An exact transcription is needed, starting with the line that contains "An analyst needs" and ending with the last line of the records.

─── Entries shown ───

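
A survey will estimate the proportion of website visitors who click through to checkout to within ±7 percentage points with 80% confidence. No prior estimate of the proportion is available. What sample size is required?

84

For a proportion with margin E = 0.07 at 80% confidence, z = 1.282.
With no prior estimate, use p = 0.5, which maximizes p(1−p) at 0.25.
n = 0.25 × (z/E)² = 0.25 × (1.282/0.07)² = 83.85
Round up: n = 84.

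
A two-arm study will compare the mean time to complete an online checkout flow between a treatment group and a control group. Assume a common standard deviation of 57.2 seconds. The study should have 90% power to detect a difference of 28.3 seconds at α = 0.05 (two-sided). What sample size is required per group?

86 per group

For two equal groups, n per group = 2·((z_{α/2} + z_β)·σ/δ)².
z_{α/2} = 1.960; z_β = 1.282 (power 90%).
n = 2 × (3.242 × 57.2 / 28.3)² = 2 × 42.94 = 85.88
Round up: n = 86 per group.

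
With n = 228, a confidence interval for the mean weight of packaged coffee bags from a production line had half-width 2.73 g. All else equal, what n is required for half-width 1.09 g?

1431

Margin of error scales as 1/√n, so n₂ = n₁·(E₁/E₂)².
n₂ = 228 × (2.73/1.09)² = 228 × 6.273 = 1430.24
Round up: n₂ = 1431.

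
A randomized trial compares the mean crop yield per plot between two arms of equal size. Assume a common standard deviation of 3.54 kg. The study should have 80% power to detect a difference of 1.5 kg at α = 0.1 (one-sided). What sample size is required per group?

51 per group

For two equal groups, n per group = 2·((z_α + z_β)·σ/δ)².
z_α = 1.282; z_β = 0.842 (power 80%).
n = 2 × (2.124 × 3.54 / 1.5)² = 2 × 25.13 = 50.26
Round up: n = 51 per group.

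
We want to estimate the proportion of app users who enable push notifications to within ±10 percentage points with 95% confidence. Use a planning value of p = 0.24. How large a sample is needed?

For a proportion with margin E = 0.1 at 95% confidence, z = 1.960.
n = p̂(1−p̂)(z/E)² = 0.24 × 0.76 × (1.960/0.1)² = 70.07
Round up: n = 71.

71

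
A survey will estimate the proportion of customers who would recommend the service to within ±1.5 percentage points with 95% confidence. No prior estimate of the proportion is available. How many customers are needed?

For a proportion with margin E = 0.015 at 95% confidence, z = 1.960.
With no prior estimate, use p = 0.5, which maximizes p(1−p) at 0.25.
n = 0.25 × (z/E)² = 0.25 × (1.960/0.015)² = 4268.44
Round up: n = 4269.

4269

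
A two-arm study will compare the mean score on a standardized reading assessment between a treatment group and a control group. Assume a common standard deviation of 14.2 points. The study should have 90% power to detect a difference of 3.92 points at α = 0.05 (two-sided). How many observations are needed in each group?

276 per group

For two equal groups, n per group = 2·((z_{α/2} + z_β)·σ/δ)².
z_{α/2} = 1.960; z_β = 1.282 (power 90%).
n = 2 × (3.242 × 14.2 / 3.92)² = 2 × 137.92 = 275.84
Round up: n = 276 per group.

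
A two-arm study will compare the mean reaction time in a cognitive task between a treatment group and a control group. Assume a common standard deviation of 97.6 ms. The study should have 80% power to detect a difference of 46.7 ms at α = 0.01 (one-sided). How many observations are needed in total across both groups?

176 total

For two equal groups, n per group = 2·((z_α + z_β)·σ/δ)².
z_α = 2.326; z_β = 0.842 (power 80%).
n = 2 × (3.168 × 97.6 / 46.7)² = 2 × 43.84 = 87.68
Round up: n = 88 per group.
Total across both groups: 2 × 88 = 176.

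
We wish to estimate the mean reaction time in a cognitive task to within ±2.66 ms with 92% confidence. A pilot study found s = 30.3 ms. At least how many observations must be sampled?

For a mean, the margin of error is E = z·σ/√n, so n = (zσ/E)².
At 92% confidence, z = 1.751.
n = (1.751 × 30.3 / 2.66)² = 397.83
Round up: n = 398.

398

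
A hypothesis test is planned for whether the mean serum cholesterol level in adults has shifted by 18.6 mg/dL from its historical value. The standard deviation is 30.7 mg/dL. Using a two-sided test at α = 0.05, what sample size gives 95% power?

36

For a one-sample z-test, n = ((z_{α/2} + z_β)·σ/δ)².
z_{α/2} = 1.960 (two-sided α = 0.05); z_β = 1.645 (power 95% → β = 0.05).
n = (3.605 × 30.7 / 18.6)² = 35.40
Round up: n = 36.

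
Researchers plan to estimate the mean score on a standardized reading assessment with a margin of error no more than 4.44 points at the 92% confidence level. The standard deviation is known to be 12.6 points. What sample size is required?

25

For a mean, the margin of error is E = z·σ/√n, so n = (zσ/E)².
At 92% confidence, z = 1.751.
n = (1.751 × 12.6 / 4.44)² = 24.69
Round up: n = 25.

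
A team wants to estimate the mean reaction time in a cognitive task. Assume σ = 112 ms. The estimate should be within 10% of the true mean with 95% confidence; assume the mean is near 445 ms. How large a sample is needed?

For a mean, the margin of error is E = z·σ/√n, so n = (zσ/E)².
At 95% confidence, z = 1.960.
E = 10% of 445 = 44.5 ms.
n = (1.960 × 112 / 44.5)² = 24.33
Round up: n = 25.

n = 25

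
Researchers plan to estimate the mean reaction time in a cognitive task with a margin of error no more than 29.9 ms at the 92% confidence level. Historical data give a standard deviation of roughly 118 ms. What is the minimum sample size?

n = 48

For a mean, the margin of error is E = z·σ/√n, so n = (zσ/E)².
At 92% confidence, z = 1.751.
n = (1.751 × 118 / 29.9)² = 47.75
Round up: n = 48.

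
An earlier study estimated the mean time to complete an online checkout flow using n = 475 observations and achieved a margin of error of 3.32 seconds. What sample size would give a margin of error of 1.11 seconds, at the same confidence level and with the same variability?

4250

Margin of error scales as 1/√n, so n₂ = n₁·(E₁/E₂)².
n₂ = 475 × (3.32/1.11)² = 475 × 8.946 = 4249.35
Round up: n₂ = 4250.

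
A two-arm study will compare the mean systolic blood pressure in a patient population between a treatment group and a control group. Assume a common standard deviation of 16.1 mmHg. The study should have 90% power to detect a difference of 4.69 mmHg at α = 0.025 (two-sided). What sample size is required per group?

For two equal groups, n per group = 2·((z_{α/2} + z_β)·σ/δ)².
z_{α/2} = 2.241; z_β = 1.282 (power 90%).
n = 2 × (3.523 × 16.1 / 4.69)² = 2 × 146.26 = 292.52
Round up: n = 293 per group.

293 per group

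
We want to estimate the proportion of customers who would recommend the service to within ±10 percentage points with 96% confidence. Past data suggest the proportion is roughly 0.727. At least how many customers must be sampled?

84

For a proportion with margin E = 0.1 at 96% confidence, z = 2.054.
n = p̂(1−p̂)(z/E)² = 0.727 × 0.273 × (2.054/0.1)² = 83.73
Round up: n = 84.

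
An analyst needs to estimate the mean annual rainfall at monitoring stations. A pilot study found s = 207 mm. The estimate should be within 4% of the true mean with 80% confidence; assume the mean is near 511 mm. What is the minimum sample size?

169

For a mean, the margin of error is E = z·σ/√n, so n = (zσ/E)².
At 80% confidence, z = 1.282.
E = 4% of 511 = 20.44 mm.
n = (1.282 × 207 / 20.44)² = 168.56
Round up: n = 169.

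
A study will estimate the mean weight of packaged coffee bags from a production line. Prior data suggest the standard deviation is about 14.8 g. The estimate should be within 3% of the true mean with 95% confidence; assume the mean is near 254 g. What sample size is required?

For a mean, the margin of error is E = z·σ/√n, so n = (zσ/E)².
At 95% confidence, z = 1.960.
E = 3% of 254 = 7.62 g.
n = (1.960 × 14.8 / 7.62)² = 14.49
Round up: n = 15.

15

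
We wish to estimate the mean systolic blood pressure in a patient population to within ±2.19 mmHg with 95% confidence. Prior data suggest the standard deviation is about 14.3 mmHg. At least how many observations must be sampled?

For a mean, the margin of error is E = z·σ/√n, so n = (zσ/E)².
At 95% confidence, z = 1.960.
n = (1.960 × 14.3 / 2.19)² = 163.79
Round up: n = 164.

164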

───

Finished exercise »
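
An analyst needs to estimate the mean annual rainfall at monitoring stations. A pilot study found s = 207 mm. The estimate should be within 4% of the true mean with 80% confidence; assume the mean is near 511 mm. What is the minimum sample size?

169

For a mean, the margin of error is E = z·σ/√n, so n = (zσ/E)².
At 80% confidence, z = 1.282.
E = 4% of 511 = 20.44 mm.
n = (1.282 × 207 / 20.44)² = 168.56
Round up: n = 169.

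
A study will estimate the mean weight of packaged coffee bags from a production line. Prior data suggest the standard deviation is about 14.8 g. The estimate should be within 3% of the true mean with 95% confidence; assume the mean is near 254 g. What sample size is required?

For a mean, the margin of error is E = z·σ/√n, so n = (zσ/E)².
At 95% confidence, z = 1.960.
E = 3% of 254 = 7.62 g.
n = (1.960 × 14.8 / 7.62)² = 14.49
Round up: n = 15.

15

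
We wish to estimate the mean systolic blood pressure in a patient population to within ±2.19 mmHg with 95% confidence. Prior data suggest the standard deviation is about 14.3 mmHg. At least how many observations must be sampled?

For a mean, the margin of error is E = z·σ/√n, so n = (zσ/E)².
At 95% confidence, z = 1.960.
n = (1.960 × 14.3 / 2.19)² = 163.79
Round up: n = 164.

164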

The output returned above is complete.